Problem to solve: For this exercise, the reply is the listing below, reproduced exactly.

Data in this exercise:
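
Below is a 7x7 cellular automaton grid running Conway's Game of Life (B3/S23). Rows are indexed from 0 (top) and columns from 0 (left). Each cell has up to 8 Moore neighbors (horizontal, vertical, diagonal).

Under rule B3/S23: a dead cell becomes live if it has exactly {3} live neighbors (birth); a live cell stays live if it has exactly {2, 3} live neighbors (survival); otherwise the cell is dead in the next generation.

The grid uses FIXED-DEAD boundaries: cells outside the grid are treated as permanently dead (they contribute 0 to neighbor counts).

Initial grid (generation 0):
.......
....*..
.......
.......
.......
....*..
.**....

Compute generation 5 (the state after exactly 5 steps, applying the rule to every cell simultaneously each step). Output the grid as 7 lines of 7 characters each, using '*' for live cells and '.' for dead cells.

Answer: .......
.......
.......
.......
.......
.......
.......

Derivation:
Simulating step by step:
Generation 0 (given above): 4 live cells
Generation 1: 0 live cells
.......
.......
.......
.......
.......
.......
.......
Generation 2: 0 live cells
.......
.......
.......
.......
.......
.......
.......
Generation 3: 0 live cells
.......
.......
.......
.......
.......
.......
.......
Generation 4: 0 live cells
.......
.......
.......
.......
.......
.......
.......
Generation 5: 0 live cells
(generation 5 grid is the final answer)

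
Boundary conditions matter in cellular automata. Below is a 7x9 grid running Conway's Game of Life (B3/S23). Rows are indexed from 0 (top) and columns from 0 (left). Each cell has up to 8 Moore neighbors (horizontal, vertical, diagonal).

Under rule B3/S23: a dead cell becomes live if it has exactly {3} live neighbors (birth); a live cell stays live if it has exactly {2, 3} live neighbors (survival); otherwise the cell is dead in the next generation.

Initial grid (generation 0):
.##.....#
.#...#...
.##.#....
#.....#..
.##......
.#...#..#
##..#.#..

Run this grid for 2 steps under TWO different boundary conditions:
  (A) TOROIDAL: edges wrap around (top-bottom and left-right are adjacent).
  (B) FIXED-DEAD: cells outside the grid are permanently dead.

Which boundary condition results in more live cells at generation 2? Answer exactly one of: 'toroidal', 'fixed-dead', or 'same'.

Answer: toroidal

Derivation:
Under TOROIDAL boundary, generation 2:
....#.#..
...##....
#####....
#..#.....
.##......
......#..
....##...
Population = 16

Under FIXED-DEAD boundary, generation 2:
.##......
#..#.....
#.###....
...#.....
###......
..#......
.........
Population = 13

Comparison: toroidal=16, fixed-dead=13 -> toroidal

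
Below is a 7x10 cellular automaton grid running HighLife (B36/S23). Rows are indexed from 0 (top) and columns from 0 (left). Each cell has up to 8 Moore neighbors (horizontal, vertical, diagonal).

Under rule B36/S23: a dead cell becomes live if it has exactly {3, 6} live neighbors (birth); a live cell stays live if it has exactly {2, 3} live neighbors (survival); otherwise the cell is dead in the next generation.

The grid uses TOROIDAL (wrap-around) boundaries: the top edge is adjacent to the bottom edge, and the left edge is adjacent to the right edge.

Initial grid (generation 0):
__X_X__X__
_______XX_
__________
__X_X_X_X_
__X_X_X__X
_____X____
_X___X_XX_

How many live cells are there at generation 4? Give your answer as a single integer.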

Solution to this exercise:
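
Below is a 7x7 cellular automaton grid running Conway's Game of Life (B3/S23). Rows are indexed from 0 (top) and columns from 0 (left). Each cell has up to 8 Moore neighbors (horizontal, vertical, diagonal).

Under rule B3/S23: a dead cell becomes live if it has exactly {3} live neighbors (birth); a live cell stays live if it has exactly {2, 3} live neighbors (survival); otherwise the cell is dead in the next generation.

The grid uses FIXED-DEAD boundaries: cells outside the grid are treated as permanently dead (they contribute 0 to neighbor counts).

Initial grid (generation 0):
.......
....*..
.......
.......
.......
....*..
.**....

Compute generation 5 (the state after exactly 5 steps, applying the rule to every cell simultaneously each step). Output the grid as 7 lines of 7 characters each, using '*' for live cells and '.' for dead cells.

Answer: .......
.......
.......
.......
.......
.......
.......

Derivation:
Simulating step by step:
Generation 0 (given above): 4 live cells
Generation 1: 0 live cells
.......
.......
.......
.......
.......
.......
.......
Generation 2: 0 live cells
.......
.......
.......
.......
.......
.......
.......
Generation 3: 0 live cells
.......
.......
.......
.......
.......
.......
.......
Generation 4: 0 live cells
.......
.......
.......
.......
.......
.......
.......
Generation 5: 0 live cells
(generation 5 grid is the final answer)

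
Boundary conditions matter in cellular automata. Below is a 7x9 grid running Conway's Game of Life (B3/S23). Rows are indexed from 0 (top) and columns from 0 (left). Each cell has up to 8 Moore neighbors (horizontal, vertical, diagonal).

Under rule B3/S23: a dead cell becomes live if it has exactly {3} live neighbors (birth); a live cell stays live if it has exactly {2, 3} live neighbors (survival); otherwise the cell is dead in the next generation.

Initial grid (generation 0):
.##.....#
.#...#...
.##.#....
#.....#..
.##......
.#...#..#
##..#.#..

Run this grid for 2 steps under TWO different boundary conditions:
  (A) TOROIDAL: edges wrap around (top-bottom and left-right are adjacent).
  (B) FIXED-DEAD: cells outside the grid are permanently dead.

Which boundary condition results in more live cells at generation 2? Answer exactly one of: 'toroidal', 'fixed-dead', or 'same'.

Answer: toroidal

Derivation:
Under TOROIDAL boundary, generation 2:
....#.#..
...##....
#####....
#..#.....
.##......
......#..
....##...
Population = 16

Under FIXED-DEAD boundary, generation 2:
.##......
#..#.....
#.###....
...#.....
###......
..#......
.........
Population = 13

Comparison: toroidal=16, fixed-dead=13 -> toroidal

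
Below is a 7x10 cellular automaton grid running HighLife (B36/S23). Rows are indexed from 0 (top) and columns from 0 (left). Each cell has up to 8 Moore neighbors (horizontal, vertical, diagonal).

Under rule B36/S23: a dead cell becomes live if it has exactly {3, 6} live neighbors (birth); a live cell stays live if it has exactly {2, 3} live neighbors (survival); otherwise the cell is dead in the next generation.

The grid uses TOROIDAL (wrap-around) boundaries: the top edge is adjacent to the bottom edge, and the left edge is adjacent to the right edge.

Initial grid (generation 0):
__X_X__X__
_______XX_
__________
__X_X_X_X_
__X_X_X__X
_____X____
_X___X_XX_

How many live cells are there at generation 4? Give your answer as a single integer.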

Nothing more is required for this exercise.